**Problem details:** Write out each entry, exactly the way it appears.

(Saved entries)
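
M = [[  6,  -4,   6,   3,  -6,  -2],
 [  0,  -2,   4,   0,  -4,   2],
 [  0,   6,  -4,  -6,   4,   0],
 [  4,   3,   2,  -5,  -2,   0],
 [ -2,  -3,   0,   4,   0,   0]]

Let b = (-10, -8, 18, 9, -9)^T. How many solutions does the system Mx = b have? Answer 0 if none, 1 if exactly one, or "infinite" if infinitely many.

infinite

Row reduce the augmented matrix [M | b].
R4 ← R4 − (2/3)·R1: [0, 17/3, -2, -7, 2, 4/3, 47/3]
R5 ← R5 + (1/3)·R1: [0, -13/3, 2, 5, -2, -2/3, -37/3]
R3 ← R3 + (3)·R2: [0, 0, 8, -6, -8, 6, -6]
R4 ← R4 + (17/6)·R2: [0, 0, 28/3, -7, -28/3, 7, -7]
R5 ← R5 − (13/6)·R2: [0, 0, -20/3, 5, 20/3, -5, 5]
R4 ← R4 − (7/6)·R3: [0, 0, 0, 0, 0, 0, 0]
R5 ← R5 + (5/6)·R3: [0, 0, 0, 0, 0, 0, 0]
The echelon form has 3 nonzero rows, and every pivot lies in the first 6 columns, so rank(M) = rank([M|b]) = 3.
The system is consistent.
rank = 3 < 6 unknowns, so there are infinitely many solutions.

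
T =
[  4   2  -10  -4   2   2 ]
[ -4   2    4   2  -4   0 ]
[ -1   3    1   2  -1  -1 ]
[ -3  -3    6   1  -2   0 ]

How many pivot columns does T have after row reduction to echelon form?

Row reduce to echelon form.
R2 ← R2 + R1: [0, 4, -6, -2, -2, 2]
R3 ← R3 + (1/4)·R1: [0, 7/2, -3/2, 1, -1/2, -1/2]
R4 ← R4 + (3/4)·R1: [0, -3/2, -3/2, -2, -1/2, 3/2]
R3 ← R3 − (7/8)·R2: [0, 0, 15/4, 11/4, 5/4, -9/4]
R4 ← R4 + (3/8)·R2: [0, 0, -15/4, -11/4, -5/4, 9/4]
R4 ← R4 + R3: [0, 0, 0, 0, 0, 0]
Echelon form has 3 nonzero rows, so rank(T) = 3.
Each nonzero row contributes one pivot column: 3 pivot columns.

3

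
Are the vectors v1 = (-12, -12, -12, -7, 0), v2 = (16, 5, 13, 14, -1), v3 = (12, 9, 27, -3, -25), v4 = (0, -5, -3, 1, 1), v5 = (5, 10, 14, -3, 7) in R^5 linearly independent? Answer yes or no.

Form the matrix with these vectors as rows and row reduce.
R2 ← R2 + (4/3)·R1: [0, -11, -3, 14/3, -1]
R3 ← R3 + R1: [0, -3, 15, -10, -25]
R5 ← R5 + (5/12)·R1: [0, 5, 9, -71/12, 7]
R3 ← R3 − (3/11)·R2: [0, 0, 174/11, -124/11, -272/11]
R4 ← R4 − (5/11)·R2: [0, 0, -18/11, -37/33, 16/11]
R5 ← R5 + (5/11)·R2: [0, 0, 84/11, -167/44, 72/11]
R4 ← R4 + (3/29)·R3: [0, 0, 0, -199/87, -32/29]
R5 ← R5 − (14/29)·R3: [0, 0, 0, 191/116, 536/29]
R5 ← R5 + (573/796)·R4: [0, 0, 0, 0, 3520/199]
5 nonzero rows, so the 5 vectors span a space of dimension 5.
Since 5 = 5, the vectors are linearly independent.

yes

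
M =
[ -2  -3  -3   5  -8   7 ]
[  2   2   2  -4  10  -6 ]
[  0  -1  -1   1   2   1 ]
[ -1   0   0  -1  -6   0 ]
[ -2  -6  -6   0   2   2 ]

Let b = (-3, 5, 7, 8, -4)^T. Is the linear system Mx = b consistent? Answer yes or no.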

**Reply to the task:**
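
M = [[  6,  -4,   6,   3,  -6,  -2],
 [  0,  -2,   4,   0,  -4,   2],
 [  0,   6,  -4,  -6,   4,   0],
 [  4,   3,   2,  -5,  -2,   0],
 [ -2,  -3,   0,   4,   0,   0]]

Let b = (-10, -8, 18, 9, -9)^T. How many solutions does the system Mx = b have? Answer 0 if none, 1 if exactly one, or "infinite" if infinitely many.

infinite

Row reduce the augmented matrix [M | b].
R4 ← R4 − (2/3)·R1: [0, 17/3, -2, -7, 2, 4/3, 47/3]
R5 ← R5 + (1/3)·R1: [0, -13/3, 2, 5, -2, -2/3, -37/3]
R3 ← R3 + (3)·R2: [0, 0, 8, -6, -8, 6, -6]
R4 ← R4 + (17/6)·R2: [0, 0, 28/3, -7, -28/3, 7, -7]
R5 ← R5 − (13/6)·R2: [0, 0, -20/3, 5, 20/3, -5, 5]
R4 ← R4 − (7/6)·R3: [0, 0, 0, 0, 0, 0, 0]
R5 ← R5 + (5/6)·R3: [0, 0, 0, 0, 0, 0, 0]
The echelon form has 3 nonzero rows, and every pivot lies in the first 6 columns, so rank(M) = rank([M|b]) = 3.
The system is consistent.
rank = 3 < 6 unknowns, so there are infinitely many solutions.

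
T =
[  4   2  -10  -4   2   2 ]
[ -4   2    4   2  -4   0 ]
[ -1   3    1   2  -1  -1 ]
[ -3  -3    6   1  -2   0 ]

How many pivot columns does T have after row reduction to echelon form?

Row reduce to echelon form.
R2 ← R2 + R1: [0, 4, -6, -2, -2, 2]
R3 ← R3 + (1/4)·R1: [0, 7/2, -3/2, 1, -1/2, -1/2]
R4 ← R4 + (3/4)·R1: [0, -3/2, -3/2, -2, -1/2, 3/2]
R3 ← R3 − (7/8)·R2: [0, 0, 15/4, 11/4, 5/4, -9/4]
R4 ← R4 + (3/8)·R2: [0, 0, -15/4, -11/4, -5/4, 9/4]
R4 ← R4 + R3: [0, 0, 0, 0, 0, 0]
Echelon form has 3 nonzero rows, so rank(T) = 3.
Each nonzero row contributes one pivot column: 3 pivot columns.

3

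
Are the vectors v1 = (-12, -12, -12, -7, 0), v2 = (16, 5, 13, 14, -1), v3 = (12, 9, 27, -3, -25), v4 = (0, -5, -3, 1, 1), v5 = (5, 10, 14, -3, 7) in R^5 linearly independent? Answer yes or no.

Form the matrix with these vectors as rows and row reduce.
R2 ← R2 + (4/3)·R1: [0, -11, -3, 14/3, -1]
R3 ← R3 + R1: [0, -3, 15, -10, -25]
R5 ← R5 + (5/12)·R1: [0, 5, 9, -71/12, 7]
R3 ← R3 − (3/11)·R2: [0, 0, 174/11, -124/11, -272/11]
R4 ← R4 − (5/11)·R2: [0, 0, -18/11, -37/33, 16/11]
R5 ← R5 + (5/11)·R2: [0, 0, 84/11, -167/44, 72/11]
R4 ← R4 + (3/29)·R3: [0, 0, 0, -199/87, -32/29]
R5 ← R5 − (14/29)·R3: [0, 0, 0, 191/116, 536/29]
R5 ← R5 + (573/796)·R4: [0, 0, 0, 0, 3520/199]
5 nonzero rows, so the 5 vectors span a space of dimension 5.
Since 5 = 5, the vectors are linearly independent.

yes

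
M =
[ -2  -3  -3   5  -8   7 ]
[  2   2   2  -4  10  -6 ]
[  0  -1  -1   1   2   1 ]
[ -1   0   0  -1  -6   0 ]
[ -2  -6  -6   0   2   2 ]

Let b = (-3, 5, 7, 8, -4)^T. Is the linear system Mx = b consistent? Answer yes or no.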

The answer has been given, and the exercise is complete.